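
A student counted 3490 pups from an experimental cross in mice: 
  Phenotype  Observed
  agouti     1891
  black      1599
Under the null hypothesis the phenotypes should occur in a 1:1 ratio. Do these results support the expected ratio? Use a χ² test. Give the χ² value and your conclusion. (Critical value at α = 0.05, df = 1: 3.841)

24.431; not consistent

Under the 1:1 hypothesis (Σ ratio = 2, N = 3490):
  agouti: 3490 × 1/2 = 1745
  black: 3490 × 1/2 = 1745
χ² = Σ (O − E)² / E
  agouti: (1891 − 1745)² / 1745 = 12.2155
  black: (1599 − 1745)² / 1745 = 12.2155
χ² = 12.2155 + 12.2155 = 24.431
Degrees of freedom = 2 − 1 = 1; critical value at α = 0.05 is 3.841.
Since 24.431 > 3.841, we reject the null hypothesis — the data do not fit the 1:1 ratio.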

_What the task asks_: Please set down the whole listing above without altering a single line.

_Answer to this task_:
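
A student counted 3490 pups from an experimental cross in mice: 
  Phenotype  Observed
  agouti     1891
  black      1599
Under the null hypothesis the phenotypes should occur in a 1:1 ratio. Do these results support the expected ratio? Use a χ² test. Give the χ² value and your conclusion. (Critical value at α = 0.05, df = 1: 3.841)

24.431; not consistent

Under the 1:1 hypothesis (Σ ratio = 2, N = 3490):
  agouti: 3490 × 1/2 = 1745
  black: 3490 × 1/2 = 1745
χ² = Σ (O − E)² / E
  agouti: (1891 − 1745)² / 1745 = 12.2155
  black: (1599 − 1745)² / 1745 = 12.2155
χ² = 12.2155 + 12.2155 = 24.431
Degrees of freedom = 2 − 1 = 1; critical value at α = 0.05 is 3.841.
Since 24.431 > 3.841, we reject the null hypothesis — the data do not fit the 1:1 ratio.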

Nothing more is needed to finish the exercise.